**Work instruction:**
Starting with the first line and ending with the last, copy the entries word for word.

[Saved entries]

..........

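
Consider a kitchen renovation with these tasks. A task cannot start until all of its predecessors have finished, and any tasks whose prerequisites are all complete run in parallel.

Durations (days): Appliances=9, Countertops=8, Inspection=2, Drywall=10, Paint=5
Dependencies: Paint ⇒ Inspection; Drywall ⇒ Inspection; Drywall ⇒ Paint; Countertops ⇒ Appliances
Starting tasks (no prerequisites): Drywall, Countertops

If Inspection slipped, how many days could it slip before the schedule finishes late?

0

Drywall→Paint→Inspection = 10+5+2 = 17 sets the makespan at 17 days.
Inspection finishes as early as 17 and must finish by 17.
Float = 17 − 17 = 0.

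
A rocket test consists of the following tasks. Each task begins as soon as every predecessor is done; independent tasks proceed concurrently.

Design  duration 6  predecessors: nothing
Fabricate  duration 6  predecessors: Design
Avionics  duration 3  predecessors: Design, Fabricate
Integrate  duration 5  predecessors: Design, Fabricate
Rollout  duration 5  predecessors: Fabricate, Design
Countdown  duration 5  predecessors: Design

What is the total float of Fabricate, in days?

0

Design→Fabricate→Integrate = 6+6+5 = 17 sets the makespan at 17 days.
Longest path through Fabricate: 17 days (earliest finish 12, latest finish 12).
Float = 17 − 17 = 0.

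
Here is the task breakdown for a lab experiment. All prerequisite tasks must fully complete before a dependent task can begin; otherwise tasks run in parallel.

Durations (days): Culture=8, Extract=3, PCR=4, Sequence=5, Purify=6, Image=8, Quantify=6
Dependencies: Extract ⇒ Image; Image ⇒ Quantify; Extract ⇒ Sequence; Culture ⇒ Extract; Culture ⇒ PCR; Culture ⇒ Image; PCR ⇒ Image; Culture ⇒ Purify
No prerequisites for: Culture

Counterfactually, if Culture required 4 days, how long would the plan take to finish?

The binding path is Culture→PCR→Image→Quantify = 8+4+8+6 = 26; finish at 26 days.
Culture is on the critical path; changing it to 4 makes that path 22 days.
That remains the longest chain; total 22 days.

22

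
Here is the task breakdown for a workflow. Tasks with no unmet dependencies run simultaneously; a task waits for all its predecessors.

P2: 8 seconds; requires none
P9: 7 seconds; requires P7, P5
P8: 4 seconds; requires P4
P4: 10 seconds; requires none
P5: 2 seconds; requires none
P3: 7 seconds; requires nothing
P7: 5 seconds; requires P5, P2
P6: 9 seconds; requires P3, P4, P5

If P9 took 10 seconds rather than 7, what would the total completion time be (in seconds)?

Baseline: P2→P7→P9 = 8+5+7 = 20 → 20 seconds.
P9 lies on that path, so at 10 seconds the path becomes 23 seconds.
The critical path is still P2→P7→P9; finish is now 23 seconds.

23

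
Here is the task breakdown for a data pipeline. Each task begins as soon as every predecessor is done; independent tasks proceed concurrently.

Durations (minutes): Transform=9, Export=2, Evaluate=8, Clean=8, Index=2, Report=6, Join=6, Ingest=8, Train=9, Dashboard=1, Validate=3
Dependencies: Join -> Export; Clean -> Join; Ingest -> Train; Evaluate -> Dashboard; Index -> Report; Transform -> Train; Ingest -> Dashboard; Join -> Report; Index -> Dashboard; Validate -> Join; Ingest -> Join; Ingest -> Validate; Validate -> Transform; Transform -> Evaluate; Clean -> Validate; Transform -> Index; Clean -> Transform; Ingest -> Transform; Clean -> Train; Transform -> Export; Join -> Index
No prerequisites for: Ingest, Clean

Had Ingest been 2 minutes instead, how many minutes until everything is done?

29

The binding path is Ingest→Validate→Transform→Train = 8+3+9+9 = 29; finish at 29 minutes.
Ingest lies on that path, so at 2 minutes the path becomes 23 minutes.
Now Clean→Validate→Transform→Train = 8+3+9+9 = 29 is longest, so the finish becomes 29 minutes.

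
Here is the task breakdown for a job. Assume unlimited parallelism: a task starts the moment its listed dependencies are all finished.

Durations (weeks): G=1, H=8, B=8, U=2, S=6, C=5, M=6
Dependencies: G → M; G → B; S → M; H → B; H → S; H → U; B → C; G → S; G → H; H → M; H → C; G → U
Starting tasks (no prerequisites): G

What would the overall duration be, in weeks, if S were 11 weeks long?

26

Critical path before the change: G→H→B→C = 1+8+8+5 = 22 giving 22 weeks.
S is off the critical path — its longest chain is 21 weeks, giving 1 of slack.
New critical path: G→H→S→M = 1+8+11+6 = 26 ⇒ 26 weeks.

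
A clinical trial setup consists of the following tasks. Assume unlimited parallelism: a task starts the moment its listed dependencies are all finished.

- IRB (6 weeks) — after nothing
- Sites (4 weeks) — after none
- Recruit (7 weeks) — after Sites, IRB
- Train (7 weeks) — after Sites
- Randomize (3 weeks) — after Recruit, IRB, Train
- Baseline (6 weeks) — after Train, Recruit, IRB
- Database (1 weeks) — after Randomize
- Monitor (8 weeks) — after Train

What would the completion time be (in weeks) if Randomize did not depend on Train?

Original critical path: IRB→Recruit→Baseline = 6+7+6 = 19 ⇒ 19 weeks.
Dropping Train→Randomize doesn't change Randomize's earliest start (13); another predecessor still binds.
The longest chain is now IRB→Recruit→Baseline = 6+7+6 = 19, so the job takes 19 weeks.

19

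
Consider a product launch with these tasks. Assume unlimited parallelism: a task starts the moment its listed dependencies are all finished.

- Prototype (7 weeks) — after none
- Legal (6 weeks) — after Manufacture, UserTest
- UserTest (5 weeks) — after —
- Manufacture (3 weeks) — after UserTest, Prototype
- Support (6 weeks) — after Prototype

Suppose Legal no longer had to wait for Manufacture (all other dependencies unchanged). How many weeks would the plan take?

With the dependency in place, Prototype→Manufacture→Legal = 7+3+6 = 16 sets the finish at 16 weeks.
Without Manufacture→Legal, Legal's earliest start moves from 10 to 5.
New critical path: Prototype→Support = 7+6 = 13 ⇒ 13 weeks.

13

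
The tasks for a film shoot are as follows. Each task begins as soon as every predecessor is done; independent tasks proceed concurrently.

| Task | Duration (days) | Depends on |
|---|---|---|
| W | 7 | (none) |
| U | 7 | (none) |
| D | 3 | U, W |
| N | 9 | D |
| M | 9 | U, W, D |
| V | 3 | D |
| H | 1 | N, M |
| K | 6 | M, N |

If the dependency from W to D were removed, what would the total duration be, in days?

25

With the dependency in place, W→D→N→K = 7+3+9+6 = 25 sets the finish at 25 days.
Dropping W→D doesn't change D's earliest start (7); another predecessor still binds.
New critical path: U→D→N→K = 7+3+9+6 = 25 ⇒ 25 days.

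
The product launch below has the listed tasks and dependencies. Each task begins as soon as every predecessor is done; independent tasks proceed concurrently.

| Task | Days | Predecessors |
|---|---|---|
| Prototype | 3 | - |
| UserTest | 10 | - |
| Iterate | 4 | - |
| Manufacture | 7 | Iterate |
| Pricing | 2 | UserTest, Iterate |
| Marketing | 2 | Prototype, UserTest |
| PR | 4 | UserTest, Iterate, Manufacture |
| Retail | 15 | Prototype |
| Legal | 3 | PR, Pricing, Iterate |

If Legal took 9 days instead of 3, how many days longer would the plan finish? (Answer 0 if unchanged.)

The binding path is Iterate→Manufacture→PR→Legal = 4+7+4+3 = 18; finish at 18 days.
Since Legal is critical, the +6 change carries straight to that chain (now 24 days).
No other chain overtakes it, so the finish is 24 days.
Change in finish: 24 − 18 = +6 days.

6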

..........

**Result of the task:**
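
Consider a kitchen renovation with these tasks. A task cannot start until all of its predecessors have finished, and any tasks whose prerequisites are all complete run in parallel.

Durations (days): Appliances=9, Countertops=8, Inspection=2, Drywall=10, Paint=5
Dependencies: Paint ⇒ Inspection; Drywall ⇒ Inspection; Drywall ⇒ Paint; Countertops ⇒ Appliances
Starting tasks (no prerequisites): Drywall, Countertops

If Inspection slipped, how many days could it slip before the schedule finishes late?

0

Drywall→Paint→Inspection = 10+5+2 = 17 sets the makespan at 17 days.
Inspection finishes as early as 17 and must finish by 17.
Float = 17 − 17 = 0.

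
A rocket test consists of the following tasks. Each task begins as soon as every predecessor is done; independent tasks proceed concurrently.

Design  duration 6  predecessors: nothing
Fabricate  duration 6  predecessors: Design
Avionics  duration 3  predecessors: Design, Fabricate
Integrate  duration 5  predecessors: Design, Fabricate
Rollout  duration 5  predecessors: Fabricate, Design
Countdown  duration 5  predecessors: Design

What is the total float of Fabricate, in days?

0

Design→Fabricate→Integrate = 6+6+5 = 17 sets the makespan at 17 days.
Longest path through Fabricate: 17 days (earliest finish 12, latest finish 12).
Float = 17 − 17 = 0.

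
Here is the task breakdown for a lab experiment. All prerequisite tasks must fully complete before a dependent task can begin; otherwise tasks run in parallel.

Durations (days): Culture=8, Extract=3, PCR=4, Sequence=5, Purify=6, Image=8, Quantify=6
Dependencies: Extract ⇒ Image; Image ⇒ Quantify; Extract ⇒ Sequence; Culture ⇒ Extract; Culture ⇒ PCR; Culture ⇒ Image; PCR ⇒ Image; Culture ⇒ Purify
No prerequisites for: Culture

Counterfactually, if Culture required 4 days, how long would the plan take to finish?

The binding path is Culture→PCR→Image→Quantify = 8+4+8+6 = 26; finish at 26 days.
Culture is on the critical path; changing it to 4 makes that path 22 days.
That remains the longest chain; total 22 days.

22

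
Here is the task breakdown for a workflow. Tasks with no unmet dependencies run simultaneously; a task waits for all its predecessors.

P2: 8 seconds; requires none
P9: 7 seconds; requires P7, P5
P8: 4 seconds; requires P4
P4: 10 seconds; requires none
P5: 2 seconds; requires none
P3: 7 seconds; requires nothing
P7: 5 seconds; requires P5, P2
P6: 9 seconds; requires P3, P4, P5

If P9 took 10 seconds rather than 7, what would the total completion time be (in seconds)?

Baseline: P2→P7→P9 = 8+5+7 = 20 → 20 seconds.
P9 lies on that path, so at 10 seconds the path becomes 23 seconds.
The critical path is still P2→P7→P9; finish is now 23 seconds.

23

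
Here is the task breakdown for a data pipeline. Each task begins as soon as every predecessor is done; independent tasks proceed concurrently.

Durations (minutes): Transform=9, Export=2, Evaluate=8, Clean=8, Index=2, Report=6, Join=6, Ingest=8, Train=9, Dashboard=1, Validate=3
Dependencies: Join -> Export; Clean -> Join; Ingest -> Train; Evaluate -> Dashboard; Index -> Report; Transform -> Train; Ingest -> Dashboard; Join -> Report; Index -> Dashboard; Validate -> Join; Ingest -> Join; Ingest -> Validate; Validate -> Transform; Transform -> Evaluate; Clean -> Validate; Transform -> Index; Clean -> Transform; Ingest -> Transform; Clean -> Train; Transform -> Export; Join -> Index
No prerequisites for: Ingest, Clean

Had Ingest been 2 minutes instead, how many minutes until everything is done?

29

The binding path is Ingest→Validate→Transform→Train = 8+3+9+9 = 29; finish at 29 minutes.
Ingest lies on that path, so at 2 minutes the path becomes 23 minutes.
Now Clean→Validate→Transform→Train = 8+3+9+9 = 29 is longest, so the finish becomes 29 minutes.

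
Here is the task breakdown for a job. Assume unlimited parallelism: a task starts the moment its listed dependencies are all finished.

Durations (weeks): G=1, H=8, B=8, U=2, S=6, C=5, M=6
Dependencies: G → M; G → B; S → M; H → B; H → S; H → U; B → C; G → S; G → H; H → M; H → C; G → U
Starting tasks (no prerequisites): G

What would the overall duration be, in weeks, if S were 11 weeks long?

26

Critical path before the change: G→H→B→C = 1+8+8+5 = 22 giving 22 weeks.
S is off the critical path — its longest chain is 21 weeks, giving 1 of slack.
New critical path: G→H→S→M = 1+8+11+6 = 26 ⇒ 26 weeks.

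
A clinical trial setup consists of the following tasks. Assume unlimited parallelism: a task starts the moment its listed dependencies are all finished.

- IRB (6 weeks) — after nothing
- Sites (4 weeks) — after none
- Recruit (7 weeks) — after Sites, IRB
- Train (7 weeks) — after Sites
- Randomize (3 weeks) — after Recruit, IRB, Train
- Baseline (6 weeks) — after Train, Recruit, IRB
- Database (1 weeks) — after Randomize
- Monitor (8 weeks) — after Train

What would the completion time be (in weeks) if Randomize did not depend on Train?

Original critical path: IRB→Recruit→Baseline = 6+7+6 = 19 ⇒ 19 weeks.
Dropping Train→Randomize doesn't change Randomize's earliest start (13); another predecessor still binds.
The longest chain is now IRB→Recruit→Baseline = 6+7+6 = 19, so the job takes 19 weeks.

19

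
Consider a product launch with these tasks. Assume unlimited parallelism: a task starts the moment its listed dependencies are all finished.

- Prototype (7 weeks) — after none
- Legal (6 weeks) — after Manufacture, UserTest
- UserTest (5 weeks) — after —
- Manufacture (3 weeks) — after UserTest, Prototype
- Support (6 weeks) — after Prototype

Suppose Legal no longer had to wait for Manufacture (all other dependencies unchanged). How many weeks would the plan take?

With the dependency in place, Prototype→Manufacture→Legal = 7+3+6 = 16 sets the finish at 16 weeks.
Without Manufacture→Legal, Legal's earliest start moves from 10 to 5.
New critical path: Prototype→Support = 7+6 = 13 ⇒ 13 weeks.

13

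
The tasks for a film shoot are as follows. Each task begins as soon as every predecessor is done; independent tasks proceed concurrently.

| Task | Duration (days) | Depends on |
|---|---|---|
| W | 7 | (none) |
| U | 7 | (none) |
| D | 3 | U, W |
| N | 9 | D |
| M | 9 | U, W, D |
| V | 3 | D |
| H | 1 | N, M |
| K | 6 | M, N |

If the dependency from W to D were removed, what would the total duration be, in days?

25

With the dependency in place, W→D→N→K = 7+3+9+6 = 25 sets the finish at 25 days.
Dropping W→D doesn't change D's earliest start (7); another predecessor still binds.
New critical path: U→D→N→K = 7+3+9+6 = 25 ⇒ 25 days.

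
The product launch below has the listed tasks and dependencies. Each task begins as soon as every predecessor is done; independent tasks proceed concurrently.

| Task | Days | Predecessors |
|---|---|---|
| Prototype | 3 | - |
| UserTest | 10 | - |
| Iterate | 4 | - |
| Manufacture | 7 | Iterate |
| Pricing | 2 | UserTest, Iterate |
| Marketing | 2 | Prototype, UserTest |
| PR | 4 | UserTest, Iterate, Manufacture |
| Retail | 15 | Prototype |
| Legal | 3 | PR, Pricing, Iterate |

If Legal took 9 days instead of 3, how many days longer would the plan finish? (Answer 0 if unchanged.)

The binding path is Iterate→Manufacture→PR→Legal = 4+7+4+3 = 18; finish at 18 days.
Since Legal is critical, the +6 change carries straight to that chain (now 24 days).
No other chain overtakes it, so the finish is 24 days.
Change in finish: 24 − 18 = +6 days.

6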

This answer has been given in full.